◆ Activity ◆
Select all lines in the records that include "names".

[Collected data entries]
______________________________

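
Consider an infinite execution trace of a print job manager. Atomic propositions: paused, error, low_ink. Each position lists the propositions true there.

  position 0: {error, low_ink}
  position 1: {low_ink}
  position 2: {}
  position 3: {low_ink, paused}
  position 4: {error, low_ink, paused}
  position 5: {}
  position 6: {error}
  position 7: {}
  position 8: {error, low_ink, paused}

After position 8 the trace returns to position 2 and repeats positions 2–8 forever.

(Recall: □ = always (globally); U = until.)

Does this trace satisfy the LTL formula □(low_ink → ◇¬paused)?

Holds

low_ink → ◇¬paused holds at every position 0..8, and those are all positions ever visited, so □(low_ink → ◇¬paused) holds.
Positions where low_ink holds: 0, 1, 3, 4, 8.
Check ◇¬paused at each: 0→ok, 1→ok, 3→ok, 4→ok, 8→ok.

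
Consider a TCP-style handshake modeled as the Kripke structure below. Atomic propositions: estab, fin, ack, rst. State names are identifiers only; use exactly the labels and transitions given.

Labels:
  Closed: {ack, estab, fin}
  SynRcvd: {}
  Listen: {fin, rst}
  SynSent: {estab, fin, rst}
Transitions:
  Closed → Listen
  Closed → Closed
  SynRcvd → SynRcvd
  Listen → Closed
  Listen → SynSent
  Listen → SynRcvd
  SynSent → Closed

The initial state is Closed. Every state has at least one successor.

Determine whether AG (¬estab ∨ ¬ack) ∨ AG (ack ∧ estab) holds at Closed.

States satisfying ¬estab ∨ ¬ack: {SynRcvd, Listen, SynSent}.
States satisfying AG (¬estab ∨ ¬ack): {SynRcvd}.
States satisfying ack ∧ estab: {Closed}.
States satisfying AG (ack ∧ estab): ∅.
States satisfying AG (¬estab ∨ ¬ack) ∨ AG (ack ∧ estab): {SynRcvd}.
Closed ∉ Sat(AG (¬estab ∨ ¬ack) ∨ AG (ack ∧ estab)).

Violated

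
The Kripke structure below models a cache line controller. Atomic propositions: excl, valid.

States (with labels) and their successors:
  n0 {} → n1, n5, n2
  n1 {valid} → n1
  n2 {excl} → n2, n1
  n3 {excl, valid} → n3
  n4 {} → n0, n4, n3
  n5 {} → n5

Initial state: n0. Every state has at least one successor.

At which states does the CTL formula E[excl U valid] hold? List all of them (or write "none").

{n1, n2, n3}

States satisfying excl: {n2, n3}.
States satisfying valid: {n1, n3}.
States satisfying E[excl U valid]: {n1, n2, n3}.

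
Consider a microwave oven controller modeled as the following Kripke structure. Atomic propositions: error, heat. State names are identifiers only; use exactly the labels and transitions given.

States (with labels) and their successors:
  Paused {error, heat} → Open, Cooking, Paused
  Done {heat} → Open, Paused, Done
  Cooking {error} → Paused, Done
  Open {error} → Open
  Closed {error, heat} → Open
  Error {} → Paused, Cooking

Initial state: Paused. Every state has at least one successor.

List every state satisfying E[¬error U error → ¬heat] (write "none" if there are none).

{Done, Cooking, Open, Error}

States satisfying ¬error: {Done, Error}.
States satisfying error → ¬heat: {Done, Cooking, Open, Error}.
States satisfying E[¬error U error → ¬heat]: {Done, Cooking, Open, Error}.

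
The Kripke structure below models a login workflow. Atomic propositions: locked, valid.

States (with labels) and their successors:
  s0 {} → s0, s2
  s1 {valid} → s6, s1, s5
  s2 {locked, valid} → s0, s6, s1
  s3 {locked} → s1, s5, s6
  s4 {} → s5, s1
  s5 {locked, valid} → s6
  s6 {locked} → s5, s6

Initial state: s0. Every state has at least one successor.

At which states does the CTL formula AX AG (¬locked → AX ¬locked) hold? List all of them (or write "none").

{s5, s6}

States satisfying AG (¬locked → AX ¬locked): {s5, s6}.
States satisfying AX AG (¬locked → AX ¬locked): {s5, s6}.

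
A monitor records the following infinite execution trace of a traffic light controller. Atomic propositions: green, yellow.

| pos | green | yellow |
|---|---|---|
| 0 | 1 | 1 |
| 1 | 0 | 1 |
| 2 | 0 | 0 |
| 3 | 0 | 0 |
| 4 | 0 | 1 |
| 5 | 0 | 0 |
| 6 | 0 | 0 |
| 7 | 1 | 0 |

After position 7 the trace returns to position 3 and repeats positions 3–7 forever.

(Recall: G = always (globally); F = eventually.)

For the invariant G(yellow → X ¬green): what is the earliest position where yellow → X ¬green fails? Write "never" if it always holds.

yellow → X ¬green holds at every position 0..7, and those are all the positions the trace ever visits, so the invariant G(yellow → X ¬green) is never violated.

never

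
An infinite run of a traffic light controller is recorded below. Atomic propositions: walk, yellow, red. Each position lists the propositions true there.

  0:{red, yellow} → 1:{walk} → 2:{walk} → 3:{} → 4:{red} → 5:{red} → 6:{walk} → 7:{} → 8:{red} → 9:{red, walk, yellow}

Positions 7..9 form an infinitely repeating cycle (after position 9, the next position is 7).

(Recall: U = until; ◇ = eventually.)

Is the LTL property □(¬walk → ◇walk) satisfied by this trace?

¬walk → ◇walk holds at every position 0..9, and those are all positions ever visited, so □(¬walk → ◇walk) holds.
Positions where ¬walk holds: 0, 3, 4, 5, 7, 8.
Check ◇walk at each: 0→ok, 3→ok, 4→ok, 5→ok, 7→ok, 8→ok.

Satisfied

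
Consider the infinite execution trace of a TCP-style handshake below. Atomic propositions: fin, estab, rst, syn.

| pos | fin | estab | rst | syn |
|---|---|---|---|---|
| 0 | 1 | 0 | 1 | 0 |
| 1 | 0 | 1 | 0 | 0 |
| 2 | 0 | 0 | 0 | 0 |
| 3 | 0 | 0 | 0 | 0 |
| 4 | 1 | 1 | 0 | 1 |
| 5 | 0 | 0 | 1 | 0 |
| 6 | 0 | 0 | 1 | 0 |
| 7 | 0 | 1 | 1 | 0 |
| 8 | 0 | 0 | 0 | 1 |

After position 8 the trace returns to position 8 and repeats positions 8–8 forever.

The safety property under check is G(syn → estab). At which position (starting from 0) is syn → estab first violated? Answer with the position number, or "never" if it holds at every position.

8

Check syn → estab at each position in order: 0 ✓, 1 ✓, 2 ✓, 3 ✓, 4 ✓, 5 ✓, 6 ✓, 7 ✓.
At position 8 the labels are {syn}, so syn → estab is false there. This is the first violation.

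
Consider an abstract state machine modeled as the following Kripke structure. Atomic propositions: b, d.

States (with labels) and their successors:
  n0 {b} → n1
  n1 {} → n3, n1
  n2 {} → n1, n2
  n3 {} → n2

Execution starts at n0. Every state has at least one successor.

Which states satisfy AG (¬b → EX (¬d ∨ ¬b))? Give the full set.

States satisfying ¬b → EX (¬d ∨ ¬b): {n0, n1, n2, n3}.
States satisfying AG (¬b → EX (¬d ∨ ¬b)): {n0, n1, n2, n3}.

{n0, n1, n2, n3}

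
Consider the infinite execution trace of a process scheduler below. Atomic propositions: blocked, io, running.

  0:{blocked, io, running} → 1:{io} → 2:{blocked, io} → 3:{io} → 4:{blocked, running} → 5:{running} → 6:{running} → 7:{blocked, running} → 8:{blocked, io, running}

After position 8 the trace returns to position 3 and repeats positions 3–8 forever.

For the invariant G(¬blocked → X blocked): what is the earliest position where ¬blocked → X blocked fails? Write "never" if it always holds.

Check ¬blocked → X blocked at each position in order: 0 ✓, 1 ✓, 2 ✓, 3 ✓, 4 ✓.
At position 5 the labels are {running} and the next position 6 has {running}, so ¬blocked → X blocked is false there. This is the first violation.

5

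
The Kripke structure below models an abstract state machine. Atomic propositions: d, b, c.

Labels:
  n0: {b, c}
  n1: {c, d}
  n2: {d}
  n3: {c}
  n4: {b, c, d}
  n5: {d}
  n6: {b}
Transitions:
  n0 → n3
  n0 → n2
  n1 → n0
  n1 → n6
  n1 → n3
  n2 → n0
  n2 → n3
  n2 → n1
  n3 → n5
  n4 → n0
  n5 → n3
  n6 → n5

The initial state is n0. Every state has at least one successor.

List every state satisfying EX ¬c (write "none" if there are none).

States satisfying ¬c: {n2, n5, n6}.
States satisfying EX ¬c: {n0, n1, n3, n6}.

{n0, n1, n3, n6}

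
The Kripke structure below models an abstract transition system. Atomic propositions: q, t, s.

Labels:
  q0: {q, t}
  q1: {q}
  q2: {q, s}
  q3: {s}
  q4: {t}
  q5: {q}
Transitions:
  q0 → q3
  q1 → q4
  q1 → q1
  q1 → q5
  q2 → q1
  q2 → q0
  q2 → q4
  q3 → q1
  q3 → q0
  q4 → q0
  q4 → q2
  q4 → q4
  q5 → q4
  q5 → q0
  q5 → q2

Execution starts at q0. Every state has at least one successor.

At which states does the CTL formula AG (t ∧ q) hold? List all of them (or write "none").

States satisfying t ∧ q: {q0}.
States satisfying AG (t ∧ q): ∅.

none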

______________________________

◆ Solution to this exercise ◆
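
Consider a TCP-style handshake modeled as the Kripke structure below. Atomic propositions: estab, fin, ack, rst. State names are identifiers only; use exactly the labels and transitions given.
Consider a microwave oven controller modeled as the following Kripke structure. Atomic propositions: error, heat. State names are identifiers only; use exactly the labels and transitions given.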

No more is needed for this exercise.